PROBLEM TO WORK ON
Take the data below and filter it for lines containing the word "with"; show each line found.

MATERIAL FOR THIS EXERCISE
# # # #

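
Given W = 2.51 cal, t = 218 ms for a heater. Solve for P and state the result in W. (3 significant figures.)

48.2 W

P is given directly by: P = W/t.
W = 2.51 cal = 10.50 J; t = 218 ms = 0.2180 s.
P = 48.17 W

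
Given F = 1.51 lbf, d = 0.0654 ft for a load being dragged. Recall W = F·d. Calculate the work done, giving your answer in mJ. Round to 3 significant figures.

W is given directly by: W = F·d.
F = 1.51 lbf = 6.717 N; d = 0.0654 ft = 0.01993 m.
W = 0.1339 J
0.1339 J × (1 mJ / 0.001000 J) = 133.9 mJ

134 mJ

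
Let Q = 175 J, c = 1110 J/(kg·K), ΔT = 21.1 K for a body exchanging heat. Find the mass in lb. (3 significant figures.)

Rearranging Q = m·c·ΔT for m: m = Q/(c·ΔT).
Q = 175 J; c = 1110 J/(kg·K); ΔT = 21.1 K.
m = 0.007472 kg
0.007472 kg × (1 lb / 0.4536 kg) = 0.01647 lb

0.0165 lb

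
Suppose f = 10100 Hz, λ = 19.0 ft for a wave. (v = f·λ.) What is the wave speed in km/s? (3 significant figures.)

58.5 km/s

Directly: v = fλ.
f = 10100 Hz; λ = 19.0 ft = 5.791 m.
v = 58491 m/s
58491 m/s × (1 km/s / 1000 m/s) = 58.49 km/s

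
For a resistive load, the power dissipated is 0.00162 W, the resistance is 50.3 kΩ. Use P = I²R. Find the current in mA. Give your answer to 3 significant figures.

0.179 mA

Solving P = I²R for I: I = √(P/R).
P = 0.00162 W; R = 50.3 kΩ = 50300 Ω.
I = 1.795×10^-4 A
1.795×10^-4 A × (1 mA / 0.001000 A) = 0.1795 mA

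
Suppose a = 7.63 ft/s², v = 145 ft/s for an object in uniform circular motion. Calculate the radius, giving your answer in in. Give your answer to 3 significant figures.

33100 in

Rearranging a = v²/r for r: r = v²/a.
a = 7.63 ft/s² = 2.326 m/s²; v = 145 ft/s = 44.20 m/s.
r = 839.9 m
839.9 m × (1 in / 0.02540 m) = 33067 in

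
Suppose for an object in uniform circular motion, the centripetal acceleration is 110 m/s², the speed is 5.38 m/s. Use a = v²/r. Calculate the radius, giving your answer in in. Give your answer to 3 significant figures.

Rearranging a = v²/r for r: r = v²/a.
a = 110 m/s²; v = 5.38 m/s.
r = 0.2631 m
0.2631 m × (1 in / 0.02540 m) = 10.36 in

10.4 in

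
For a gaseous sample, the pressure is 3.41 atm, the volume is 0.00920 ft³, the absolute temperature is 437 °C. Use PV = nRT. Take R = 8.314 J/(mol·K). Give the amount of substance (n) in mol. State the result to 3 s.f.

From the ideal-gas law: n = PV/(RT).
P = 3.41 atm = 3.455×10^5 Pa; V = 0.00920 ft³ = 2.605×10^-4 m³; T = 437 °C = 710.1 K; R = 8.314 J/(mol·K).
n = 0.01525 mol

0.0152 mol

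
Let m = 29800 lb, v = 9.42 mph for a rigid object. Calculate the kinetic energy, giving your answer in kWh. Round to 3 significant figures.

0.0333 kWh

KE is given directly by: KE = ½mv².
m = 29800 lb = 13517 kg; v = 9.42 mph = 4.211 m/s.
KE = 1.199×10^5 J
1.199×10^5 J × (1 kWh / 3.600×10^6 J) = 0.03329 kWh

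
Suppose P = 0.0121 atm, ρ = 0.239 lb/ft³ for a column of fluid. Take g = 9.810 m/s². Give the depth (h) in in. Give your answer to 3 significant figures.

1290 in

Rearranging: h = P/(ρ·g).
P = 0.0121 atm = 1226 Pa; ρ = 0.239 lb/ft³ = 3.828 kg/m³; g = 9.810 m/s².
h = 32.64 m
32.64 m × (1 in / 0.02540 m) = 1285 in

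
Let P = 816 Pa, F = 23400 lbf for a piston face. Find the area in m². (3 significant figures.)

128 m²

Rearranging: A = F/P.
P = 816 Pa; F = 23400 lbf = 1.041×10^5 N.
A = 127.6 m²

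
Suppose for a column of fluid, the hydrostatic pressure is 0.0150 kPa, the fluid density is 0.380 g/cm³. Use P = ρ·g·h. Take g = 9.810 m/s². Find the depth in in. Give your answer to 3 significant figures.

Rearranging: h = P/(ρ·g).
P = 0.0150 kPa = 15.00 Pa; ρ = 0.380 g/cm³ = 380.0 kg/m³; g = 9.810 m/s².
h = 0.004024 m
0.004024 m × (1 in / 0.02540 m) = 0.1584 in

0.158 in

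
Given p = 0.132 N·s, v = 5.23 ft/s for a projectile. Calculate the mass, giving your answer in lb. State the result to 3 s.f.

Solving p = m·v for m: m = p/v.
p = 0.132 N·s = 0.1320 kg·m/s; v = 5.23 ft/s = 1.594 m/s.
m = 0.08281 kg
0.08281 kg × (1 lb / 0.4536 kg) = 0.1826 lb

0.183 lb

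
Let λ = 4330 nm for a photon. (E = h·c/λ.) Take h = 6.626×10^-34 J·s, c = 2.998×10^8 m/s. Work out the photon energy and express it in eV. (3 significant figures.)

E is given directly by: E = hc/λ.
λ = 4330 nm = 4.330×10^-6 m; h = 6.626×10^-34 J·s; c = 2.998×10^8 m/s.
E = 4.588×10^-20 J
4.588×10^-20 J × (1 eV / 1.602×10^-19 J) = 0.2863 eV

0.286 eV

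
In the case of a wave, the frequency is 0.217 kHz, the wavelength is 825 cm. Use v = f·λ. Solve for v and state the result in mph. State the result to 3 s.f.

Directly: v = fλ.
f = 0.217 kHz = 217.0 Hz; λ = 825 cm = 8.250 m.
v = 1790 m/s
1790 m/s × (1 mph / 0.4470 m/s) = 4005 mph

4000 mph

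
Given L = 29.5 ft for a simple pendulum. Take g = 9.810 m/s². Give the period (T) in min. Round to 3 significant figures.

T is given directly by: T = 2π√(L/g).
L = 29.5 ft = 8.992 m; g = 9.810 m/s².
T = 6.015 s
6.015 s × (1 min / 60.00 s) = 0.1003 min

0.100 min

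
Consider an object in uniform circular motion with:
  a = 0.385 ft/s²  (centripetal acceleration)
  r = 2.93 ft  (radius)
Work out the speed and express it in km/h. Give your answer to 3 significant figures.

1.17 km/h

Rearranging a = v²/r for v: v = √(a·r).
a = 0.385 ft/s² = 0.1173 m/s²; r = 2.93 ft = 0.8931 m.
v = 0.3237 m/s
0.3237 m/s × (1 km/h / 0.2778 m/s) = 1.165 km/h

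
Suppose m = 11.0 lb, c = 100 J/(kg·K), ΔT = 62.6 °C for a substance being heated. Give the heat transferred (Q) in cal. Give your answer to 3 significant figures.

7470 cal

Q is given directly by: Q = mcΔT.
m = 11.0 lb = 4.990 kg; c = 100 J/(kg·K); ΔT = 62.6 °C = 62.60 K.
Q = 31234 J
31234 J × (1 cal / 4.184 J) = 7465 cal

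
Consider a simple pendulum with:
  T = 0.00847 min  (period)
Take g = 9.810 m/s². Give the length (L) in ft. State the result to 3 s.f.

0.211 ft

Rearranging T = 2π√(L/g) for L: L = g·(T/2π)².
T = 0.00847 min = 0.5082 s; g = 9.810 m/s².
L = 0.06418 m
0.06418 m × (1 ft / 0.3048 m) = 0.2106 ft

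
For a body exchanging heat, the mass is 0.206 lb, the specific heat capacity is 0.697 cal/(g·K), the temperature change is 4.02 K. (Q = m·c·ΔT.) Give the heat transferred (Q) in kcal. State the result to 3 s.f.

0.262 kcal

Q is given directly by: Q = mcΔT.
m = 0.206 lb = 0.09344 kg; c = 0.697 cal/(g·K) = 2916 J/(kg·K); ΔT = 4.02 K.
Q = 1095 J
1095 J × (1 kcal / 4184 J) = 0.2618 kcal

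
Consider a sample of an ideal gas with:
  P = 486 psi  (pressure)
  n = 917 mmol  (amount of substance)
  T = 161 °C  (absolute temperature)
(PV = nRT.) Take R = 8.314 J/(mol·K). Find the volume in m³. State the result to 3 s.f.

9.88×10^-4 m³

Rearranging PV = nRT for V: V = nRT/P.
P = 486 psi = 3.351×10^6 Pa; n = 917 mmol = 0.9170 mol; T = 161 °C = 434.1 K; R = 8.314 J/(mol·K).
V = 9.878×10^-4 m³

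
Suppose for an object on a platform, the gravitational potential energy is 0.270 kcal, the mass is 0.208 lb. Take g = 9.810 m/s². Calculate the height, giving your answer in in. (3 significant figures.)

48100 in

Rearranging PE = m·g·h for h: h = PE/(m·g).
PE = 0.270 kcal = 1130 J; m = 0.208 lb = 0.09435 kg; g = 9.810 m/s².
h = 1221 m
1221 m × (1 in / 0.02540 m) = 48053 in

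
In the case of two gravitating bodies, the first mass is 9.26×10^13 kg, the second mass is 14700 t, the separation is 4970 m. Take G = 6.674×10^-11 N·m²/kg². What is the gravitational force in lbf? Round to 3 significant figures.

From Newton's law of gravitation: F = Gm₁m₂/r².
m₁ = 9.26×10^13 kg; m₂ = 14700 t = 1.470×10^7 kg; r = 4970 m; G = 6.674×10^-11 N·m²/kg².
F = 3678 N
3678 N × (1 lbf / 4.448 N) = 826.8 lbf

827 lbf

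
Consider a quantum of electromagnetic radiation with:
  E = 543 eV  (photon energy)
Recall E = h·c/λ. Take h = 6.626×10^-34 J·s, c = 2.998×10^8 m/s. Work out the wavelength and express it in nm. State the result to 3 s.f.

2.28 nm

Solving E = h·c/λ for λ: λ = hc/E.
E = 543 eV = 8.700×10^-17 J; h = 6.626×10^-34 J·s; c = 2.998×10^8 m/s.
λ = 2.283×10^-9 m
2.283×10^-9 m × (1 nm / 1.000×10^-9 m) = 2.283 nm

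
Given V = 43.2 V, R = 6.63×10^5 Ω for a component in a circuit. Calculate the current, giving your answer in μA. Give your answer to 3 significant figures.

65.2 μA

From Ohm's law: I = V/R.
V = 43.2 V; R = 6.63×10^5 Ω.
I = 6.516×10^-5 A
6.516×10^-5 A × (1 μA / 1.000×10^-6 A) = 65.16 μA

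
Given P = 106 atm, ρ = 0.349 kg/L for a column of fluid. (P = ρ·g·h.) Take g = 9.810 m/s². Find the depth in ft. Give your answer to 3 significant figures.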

# # # #

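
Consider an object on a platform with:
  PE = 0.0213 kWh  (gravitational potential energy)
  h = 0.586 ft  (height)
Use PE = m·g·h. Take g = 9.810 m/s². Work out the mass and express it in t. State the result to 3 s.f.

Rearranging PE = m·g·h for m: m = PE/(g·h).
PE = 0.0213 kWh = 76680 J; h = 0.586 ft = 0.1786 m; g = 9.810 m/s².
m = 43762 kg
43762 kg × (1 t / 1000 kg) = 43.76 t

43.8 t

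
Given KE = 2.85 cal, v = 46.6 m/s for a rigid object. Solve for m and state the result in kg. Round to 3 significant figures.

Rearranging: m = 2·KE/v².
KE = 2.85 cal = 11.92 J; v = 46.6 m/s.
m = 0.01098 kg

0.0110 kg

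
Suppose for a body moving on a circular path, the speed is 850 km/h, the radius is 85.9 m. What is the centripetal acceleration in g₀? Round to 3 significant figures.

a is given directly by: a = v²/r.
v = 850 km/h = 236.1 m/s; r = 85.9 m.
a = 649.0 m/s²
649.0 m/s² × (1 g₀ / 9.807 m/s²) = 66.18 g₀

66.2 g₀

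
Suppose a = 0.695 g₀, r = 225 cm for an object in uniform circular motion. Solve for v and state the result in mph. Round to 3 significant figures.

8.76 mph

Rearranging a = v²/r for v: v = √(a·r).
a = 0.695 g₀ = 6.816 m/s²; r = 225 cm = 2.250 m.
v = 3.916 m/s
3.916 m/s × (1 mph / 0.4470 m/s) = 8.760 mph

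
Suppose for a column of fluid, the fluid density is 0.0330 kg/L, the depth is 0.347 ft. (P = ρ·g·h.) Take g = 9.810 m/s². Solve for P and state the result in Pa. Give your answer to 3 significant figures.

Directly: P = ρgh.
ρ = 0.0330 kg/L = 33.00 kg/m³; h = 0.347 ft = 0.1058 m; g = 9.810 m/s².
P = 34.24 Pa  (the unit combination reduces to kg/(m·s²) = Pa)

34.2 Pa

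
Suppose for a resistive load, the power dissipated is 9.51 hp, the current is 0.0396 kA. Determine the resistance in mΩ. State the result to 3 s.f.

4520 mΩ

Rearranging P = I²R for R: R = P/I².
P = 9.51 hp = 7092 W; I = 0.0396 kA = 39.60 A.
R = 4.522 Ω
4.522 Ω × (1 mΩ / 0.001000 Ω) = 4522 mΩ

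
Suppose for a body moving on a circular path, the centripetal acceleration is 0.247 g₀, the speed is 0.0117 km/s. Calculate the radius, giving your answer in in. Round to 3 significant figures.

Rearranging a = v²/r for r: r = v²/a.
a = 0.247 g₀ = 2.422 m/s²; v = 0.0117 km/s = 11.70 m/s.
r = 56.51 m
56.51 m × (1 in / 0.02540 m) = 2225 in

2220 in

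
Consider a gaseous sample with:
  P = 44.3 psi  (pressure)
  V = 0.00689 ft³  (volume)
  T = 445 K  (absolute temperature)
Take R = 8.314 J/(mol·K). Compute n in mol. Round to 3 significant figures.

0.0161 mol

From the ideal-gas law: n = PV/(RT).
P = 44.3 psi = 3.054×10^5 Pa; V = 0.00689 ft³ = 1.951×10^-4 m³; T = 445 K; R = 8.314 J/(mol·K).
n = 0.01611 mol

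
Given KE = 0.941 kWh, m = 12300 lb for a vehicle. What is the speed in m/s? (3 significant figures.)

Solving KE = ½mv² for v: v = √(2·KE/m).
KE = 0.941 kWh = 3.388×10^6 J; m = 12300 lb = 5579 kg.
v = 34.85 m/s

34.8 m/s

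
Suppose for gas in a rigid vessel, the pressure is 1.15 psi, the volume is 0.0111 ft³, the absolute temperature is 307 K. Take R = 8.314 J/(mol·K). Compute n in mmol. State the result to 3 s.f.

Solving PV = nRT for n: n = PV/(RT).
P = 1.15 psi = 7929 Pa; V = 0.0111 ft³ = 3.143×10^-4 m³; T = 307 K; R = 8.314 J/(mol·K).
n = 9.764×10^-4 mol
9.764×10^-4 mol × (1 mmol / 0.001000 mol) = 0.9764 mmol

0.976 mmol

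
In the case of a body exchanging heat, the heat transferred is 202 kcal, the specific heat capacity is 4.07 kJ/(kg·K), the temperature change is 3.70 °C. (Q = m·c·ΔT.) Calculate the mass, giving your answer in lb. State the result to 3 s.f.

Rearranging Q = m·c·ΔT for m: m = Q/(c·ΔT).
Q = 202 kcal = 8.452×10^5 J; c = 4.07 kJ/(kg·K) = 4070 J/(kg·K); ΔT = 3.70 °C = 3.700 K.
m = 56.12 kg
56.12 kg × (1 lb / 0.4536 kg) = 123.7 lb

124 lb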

# # # #

RESPONSE FOR THIS EXERCISE
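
Consider an object in uniform circular motion with:
Consider a simple pendulum with:
Consider a sample of an ideal gas with:
Consider a quantum of electromagnetic radiation with:
Consider an object on a platform with:
Consider a gaseous sample with: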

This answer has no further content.